Could you reproduce the lines below from the one with "F2(g) + 2 e- →" through the one with "A galvanic cell is"? Keep both ends and add nothing.

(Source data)
· · · · ·

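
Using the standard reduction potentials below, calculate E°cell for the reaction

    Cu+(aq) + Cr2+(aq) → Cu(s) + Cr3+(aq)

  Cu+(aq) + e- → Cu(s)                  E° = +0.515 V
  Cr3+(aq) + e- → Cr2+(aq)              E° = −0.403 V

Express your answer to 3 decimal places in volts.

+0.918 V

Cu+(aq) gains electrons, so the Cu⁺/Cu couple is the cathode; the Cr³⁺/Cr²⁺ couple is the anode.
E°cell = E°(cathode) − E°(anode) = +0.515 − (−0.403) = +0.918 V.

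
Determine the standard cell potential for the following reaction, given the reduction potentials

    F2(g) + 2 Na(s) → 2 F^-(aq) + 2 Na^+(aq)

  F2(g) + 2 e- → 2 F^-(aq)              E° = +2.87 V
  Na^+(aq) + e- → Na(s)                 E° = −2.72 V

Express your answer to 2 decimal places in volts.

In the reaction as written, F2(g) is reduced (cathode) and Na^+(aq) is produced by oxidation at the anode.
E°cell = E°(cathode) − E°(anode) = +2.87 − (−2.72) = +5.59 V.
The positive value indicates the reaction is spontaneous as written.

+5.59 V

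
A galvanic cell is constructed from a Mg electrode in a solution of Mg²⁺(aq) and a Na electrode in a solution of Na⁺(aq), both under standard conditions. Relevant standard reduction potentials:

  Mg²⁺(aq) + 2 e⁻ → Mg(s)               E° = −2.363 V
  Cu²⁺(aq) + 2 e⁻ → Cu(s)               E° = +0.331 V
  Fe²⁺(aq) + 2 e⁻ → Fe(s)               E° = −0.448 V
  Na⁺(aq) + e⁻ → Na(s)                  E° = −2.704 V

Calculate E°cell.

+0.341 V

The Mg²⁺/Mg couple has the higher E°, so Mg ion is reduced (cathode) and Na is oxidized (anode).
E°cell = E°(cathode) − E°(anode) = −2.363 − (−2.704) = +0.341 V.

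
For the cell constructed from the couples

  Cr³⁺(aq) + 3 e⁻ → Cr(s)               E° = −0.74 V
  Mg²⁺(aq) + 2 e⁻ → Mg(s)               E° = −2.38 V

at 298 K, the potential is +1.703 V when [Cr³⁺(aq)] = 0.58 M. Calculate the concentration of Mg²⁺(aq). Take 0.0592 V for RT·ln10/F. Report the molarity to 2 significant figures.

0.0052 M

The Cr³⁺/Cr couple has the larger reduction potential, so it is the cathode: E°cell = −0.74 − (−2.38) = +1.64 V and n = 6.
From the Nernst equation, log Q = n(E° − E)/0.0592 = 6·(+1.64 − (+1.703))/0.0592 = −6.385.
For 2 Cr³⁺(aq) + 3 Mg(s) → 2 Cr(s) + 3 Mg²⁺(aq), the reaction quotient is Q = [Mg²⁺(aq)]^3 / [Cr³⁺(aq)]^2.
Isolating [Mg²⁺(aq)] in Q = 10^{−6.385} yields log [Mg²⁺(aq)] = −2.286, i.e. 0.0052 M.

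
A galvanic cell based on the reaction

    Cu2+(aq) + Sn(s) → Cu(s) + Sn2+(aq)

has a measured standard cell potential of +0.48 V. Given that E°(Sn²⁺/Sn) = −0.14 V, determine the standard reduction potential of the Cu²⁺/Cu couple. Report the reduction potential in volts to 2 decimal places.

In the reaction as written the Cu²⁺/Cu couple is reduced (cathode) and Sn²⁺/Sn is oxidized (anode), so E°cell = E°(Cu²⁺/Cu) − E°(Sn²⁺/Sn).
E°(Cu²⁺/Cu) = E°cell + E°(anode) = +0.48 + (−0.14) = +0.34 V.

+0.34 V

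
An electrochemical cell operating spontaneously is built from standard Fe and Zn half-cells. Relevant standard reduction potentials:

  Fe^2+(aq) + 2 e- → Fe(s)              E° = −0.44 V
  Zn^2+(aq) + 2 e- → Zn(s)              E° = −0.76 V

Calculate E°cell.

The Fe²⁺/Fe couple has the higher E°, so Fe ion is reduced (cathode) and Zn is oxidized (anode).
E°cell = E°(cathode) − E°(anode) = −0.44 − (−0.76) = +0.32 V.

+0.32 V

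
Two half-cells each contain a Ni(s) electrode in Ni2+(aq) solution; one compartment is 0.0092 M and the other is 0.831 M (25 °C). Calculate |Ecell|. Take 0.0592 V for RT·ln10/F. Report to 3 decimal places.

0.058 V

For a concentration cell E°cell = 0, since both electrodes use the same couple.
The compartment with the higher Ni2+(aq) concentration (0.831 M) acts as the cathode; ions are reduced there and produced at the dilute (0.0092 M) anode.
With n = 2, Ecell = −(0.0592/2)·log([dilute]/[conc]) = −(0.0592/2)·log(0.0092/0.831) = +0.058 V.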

· · · · ·

Result of the task:
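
  F2(g) + 2 e- → 2 F^-(aq)              E° = +2.87 V
  Na^+(aq) + e- → Na(s)                 E° = −2.72 V

Express your answer to 2 decimal places in volts.

In the reaction as written, F2(g) is reduced (cathode) and Na^+(aq) is produced by oxidation at the anode.
E°cell = E°(cathode) − E°(anode) = +2.87 − (−2.72) = +5.59 V.
The positive value indicates the reaction is spontaneous as written.

+5.59 V

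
A galvanic cell is constructed from a Mg electrode in a solution of Mg²⁺(aq) and a Na electrode in a solution of Na⁺(aq), both under standard conditions. Relevant standard reduction potentials: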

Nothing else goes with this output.